_BRIEF:_ Gather, from the data below, each line in which the word "system" occurs.

_DATA UNDER STUDY:_
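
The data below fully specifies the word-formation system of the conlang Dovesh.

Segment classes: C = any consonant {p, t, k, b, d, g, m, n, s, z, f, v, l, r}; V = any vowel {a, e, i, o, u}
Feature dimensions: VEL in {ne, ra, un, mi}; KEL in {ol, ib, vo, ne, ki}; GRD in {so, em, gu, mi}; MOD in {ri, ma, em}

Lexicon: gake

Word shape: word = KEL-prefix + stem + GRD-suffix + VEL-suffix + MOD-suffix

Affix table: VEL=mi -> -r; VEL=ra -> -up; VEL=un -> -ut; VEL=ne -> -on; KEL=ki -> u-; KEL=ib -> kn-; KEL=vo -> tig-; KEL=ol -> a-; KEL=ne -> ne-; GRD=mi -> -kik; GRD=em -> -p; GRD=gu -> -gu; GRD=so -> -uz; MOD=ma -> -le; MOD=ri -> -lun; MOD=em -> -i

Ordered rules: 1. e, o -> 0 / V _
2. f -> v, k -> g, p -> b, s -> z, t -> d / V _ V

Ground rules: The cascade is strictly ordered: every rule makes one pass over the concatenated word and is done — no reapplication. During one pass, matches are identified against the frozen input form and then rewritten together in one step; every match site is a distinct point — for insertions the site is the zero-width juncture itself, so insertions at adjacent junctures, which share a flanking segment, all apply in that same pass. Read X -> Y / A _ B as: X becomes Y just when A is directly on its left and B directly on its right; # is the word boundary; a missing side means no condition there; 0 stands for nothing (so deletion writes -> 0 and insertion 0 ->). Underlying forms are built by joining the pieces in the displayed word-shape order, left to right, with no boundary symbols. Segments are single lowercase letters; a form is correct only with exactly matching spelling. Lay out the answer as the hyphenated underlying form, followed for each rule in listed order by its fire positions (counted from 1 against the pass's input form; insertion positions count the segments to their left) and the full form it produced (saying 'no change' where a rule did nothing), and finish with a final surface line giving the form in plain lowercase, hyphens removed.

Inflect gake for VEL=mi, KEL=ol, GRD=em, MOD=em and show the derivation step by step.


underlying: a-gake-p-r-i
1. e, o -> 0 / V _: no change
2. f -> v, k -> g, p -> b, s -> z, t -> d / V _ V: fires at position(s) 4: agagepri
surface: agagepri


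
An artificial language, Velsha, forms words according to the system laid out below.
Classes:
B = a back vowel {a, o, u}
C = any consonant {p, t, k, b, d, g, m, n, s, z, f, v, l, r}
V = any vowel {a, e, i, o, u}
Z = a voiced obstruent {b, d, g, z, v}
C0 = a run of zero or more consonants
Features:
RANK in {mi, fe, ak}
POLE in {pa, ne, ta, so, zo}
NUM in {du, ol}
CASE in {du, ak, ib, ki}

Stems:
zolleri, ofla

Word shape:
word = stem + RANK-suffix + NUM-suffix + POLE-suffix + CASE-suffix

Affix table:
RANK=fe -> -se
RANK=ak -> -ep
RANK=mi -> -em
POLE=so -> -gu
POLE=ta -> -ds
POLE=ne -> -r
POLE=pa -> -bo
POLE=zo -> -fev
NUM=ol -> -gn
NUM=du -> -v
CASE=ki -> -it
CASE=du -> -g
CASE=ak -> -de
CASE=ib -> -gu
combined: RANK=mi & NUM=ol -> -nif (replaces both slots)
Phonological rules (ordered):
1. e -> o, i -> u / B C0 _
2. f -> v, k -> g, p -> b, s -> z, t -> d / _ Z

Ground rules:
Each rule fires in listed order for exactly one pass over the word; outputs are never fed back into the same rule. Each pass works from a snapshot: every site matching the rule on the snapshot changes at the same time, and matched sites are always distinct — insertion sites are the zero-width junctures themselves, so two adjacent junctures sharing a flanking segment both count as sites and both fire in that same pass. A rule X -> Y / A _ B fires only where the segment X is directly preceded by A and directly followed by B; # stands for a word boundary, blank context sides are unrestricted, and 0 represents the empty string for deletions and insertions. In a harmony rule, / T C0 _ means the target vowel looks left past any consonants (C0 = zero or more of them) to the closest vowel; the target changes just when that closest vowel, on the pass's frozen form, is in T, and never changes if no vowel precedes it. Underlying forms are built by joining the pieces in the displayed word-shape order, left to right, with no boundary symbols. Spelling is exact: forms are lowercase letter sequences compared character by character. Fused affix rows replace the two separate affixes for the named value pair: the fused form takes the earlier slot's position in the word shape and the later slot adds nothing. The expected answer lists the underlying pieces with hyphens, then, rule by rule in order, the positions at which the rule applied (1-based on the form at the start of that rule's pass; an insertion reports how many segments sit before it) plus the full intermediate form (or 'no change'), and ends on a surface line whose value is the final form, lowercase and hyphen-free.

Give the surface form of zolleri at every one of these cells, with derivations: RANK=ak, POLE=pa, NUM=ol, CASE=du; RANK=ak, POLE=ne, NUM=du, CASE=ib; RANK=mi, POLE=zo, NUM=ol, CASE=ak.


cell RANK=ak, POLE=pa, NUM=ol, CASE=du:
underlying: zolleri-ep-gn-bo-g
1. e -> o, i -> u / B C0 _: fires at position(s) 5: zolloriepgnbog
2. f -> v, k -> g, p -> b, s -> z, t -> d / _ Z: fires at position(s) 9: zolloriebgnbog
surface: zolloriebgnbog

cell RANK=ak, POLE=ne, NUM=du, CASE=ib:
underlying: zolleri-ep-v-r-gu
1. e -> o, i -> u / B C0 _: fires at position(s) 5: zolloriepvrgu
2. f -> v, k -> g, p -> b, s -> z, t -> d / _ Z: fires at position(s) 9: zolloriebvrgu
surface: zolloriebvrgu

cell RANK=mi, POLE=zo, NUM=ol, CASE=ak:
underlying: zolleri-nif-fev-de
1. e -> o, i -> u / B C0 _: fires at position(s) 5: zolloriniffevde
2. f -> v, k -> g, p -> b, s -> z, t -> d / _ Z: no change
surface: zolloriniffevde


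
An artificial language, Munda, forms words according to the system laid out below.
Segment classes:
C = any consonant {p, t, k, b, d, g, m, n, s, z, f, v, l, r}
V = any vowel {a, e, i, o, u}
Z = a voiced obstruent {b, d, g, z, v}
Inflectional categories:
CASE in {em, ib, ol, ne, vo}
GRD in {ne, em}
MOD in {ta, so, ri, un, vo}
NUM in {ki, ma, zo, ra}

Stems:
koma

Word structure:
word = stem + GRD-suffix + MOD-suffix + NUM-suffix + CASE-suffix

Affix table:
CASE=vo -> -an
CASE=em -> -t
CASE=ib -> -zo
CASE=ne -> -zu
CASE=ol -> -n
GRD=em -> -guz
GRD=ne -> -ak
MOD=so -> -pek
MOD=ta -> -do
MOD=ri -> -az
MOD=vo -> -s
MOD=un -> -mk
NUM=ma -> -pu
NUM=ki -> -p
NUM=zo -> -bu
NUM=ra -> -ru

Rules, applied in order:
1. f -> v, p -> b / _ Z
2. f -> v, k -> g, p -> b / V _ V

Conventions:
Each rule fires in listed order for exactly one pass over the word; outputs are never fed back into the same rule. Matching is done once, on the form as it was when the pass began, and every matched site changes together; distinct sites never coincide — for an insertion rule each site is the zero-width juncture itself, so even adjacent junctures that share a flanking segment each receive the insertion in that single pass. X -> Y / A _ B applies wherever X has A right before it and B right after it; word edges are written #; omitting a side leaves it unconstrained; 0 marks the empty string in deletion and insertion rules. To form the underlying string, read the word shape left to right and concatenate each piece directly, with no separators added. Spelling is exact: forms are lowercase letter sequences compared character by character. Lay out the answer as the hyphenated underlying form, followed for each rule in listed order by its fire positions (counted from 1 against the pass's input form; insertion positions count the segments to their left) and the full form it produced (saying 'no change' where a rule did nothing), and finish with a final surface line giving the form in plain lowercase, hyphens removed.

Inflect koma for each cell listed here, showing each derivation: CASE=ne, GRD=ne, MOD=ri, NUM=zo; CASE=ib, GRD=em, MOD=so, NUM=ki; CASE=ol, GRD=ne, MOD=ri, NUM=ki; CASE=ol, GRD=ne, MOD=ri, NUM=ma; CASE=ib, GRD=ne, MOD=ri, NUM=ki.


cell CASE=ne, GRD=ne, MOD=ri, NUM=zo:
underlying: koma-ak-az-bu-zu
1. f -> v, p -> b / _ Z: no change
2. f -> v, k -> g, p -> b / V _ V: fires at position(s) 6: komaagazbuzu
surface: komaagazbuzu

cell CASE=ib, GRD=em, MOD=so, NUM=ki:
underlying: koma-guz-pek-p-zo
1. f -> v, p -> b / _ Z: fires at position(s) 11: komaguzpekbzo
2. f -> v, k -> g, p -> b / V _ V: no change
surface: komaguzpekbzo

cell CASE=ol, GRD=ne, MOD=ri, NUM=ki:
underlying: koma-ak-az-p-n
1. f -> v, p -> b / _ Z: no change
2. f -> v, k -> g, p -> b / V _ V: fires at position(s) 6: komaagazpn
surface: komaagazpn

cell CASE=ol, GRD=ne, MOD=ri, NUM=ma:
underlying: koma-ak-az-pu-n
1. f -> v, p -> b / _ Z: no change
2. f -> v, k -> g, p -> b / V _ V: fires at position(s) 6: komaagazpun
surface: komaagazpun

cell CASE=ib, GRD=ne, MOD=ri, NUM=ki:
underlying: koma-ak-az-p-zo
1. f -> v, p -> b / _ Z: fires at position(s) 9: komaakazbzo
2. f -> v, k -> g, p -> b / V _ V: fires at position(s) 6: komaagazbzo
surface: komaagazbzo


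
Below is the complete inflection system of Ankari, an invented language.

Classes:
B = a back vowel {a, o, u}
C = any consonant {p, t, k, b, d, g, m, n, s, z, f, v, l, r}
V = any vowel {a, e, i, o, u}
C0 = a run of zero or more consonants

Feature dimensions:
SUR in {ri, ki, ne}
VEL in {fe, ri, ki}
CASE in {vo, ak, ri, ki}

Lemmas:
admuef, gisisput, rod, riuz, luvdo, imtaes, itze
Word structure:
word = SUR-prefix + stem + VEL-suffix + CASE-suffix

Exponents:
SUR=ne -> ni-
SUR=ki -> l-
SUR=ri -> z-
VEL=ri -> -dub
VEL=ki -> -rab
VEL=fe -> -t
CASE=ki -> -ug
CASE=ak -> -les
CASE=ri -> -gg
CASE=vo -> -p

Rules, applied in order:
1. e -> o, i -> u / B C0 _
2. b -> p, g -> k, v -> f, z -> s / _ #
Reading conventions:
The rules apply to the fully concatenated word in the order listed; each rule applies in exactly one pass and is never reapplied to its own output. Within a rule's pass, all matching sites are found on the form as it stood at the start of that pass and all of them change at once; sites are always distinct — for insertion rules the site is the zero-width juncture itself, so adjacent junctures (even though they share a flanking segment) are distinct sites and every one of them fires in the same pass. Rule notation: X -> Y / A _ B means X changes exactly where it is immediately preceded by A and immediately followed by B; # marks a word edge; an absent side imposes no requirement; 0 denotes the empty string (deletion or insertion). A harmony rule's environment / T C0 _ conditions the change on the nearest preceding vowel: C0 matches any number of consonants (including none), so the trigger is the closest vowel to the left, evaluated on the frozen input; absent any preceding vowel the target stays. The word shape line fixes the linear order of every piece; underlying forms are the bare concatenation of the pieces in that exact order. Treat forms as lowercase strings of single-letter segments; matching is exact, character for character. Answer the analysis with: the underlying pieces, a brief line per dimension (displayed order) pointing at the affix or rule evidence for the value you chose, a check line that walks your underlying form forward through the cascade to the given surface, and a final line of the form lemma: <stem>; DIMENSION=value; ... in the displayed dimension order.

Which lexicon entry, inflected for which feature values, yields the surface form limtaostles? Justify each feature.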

_YOUR RESPONSE:_
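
The data below fully specifies the word-formation system of the conlang Dovesh.
An artificial language, Velsha, forms words according to the system laid out below.
An artificial language, Munda, forms words according to the system laid out below.
Below is the complete inflection system of Ankari, an invented language.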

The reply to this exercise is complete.